# WORK REQUEST
If a line in the records contains the string "What", show that line.

# DATA LISTING
=== Section Start ===

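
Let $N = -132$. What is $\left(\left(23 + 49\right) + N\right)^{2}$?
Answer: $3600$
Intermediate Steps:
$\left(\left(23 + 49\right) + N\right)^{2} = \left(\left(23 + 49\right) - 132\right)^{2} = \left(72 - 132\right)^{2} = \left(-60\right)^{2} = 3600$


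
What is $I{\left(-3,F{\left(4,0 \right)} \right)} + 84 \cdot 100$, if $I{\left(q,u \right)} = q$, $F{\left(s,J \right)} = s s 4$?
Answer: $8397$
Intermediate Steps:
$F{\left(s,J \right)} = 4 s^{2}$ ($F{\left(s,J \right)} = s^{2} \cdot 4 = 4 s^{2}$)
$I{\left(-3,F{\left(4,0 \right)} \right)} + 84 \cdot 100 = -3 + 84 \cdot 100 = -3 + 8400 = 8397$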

=== Section End ===
=== Section Start ===

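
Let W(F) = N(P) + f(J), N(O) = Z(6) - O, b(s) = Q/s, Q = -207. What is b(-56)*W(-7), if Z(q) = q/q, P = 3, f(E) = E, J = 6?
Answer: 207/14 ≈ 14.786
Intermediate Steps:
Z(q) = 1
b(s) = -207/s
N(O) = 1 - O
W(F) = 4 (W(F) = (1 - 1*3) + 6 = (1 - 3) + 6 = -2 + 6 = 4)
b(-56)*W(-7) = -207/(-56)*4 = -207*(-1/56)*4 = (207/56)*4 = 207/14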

=== Section End ===

# SOLUTION FOR THIS TASK
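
Let $N = -132$. What is $\left(\left(23 + 49\right) + N\right)^{2}$?
What is $I{\left(-3,F{\left(4,0 \right)} \right)} + 84 \cdot 100$, if $I{\left(q,u \right)} = q$, $F{\left(s,J \right)} = s s 4$?
Let W(F) = N(P) + f(J), N(O) = Z(6) - O, b(s) = Q/s, Q = -207. What is b(-56)*W(-7), if Z(q) = q/q, P = 3, f(E) = E, J = 6?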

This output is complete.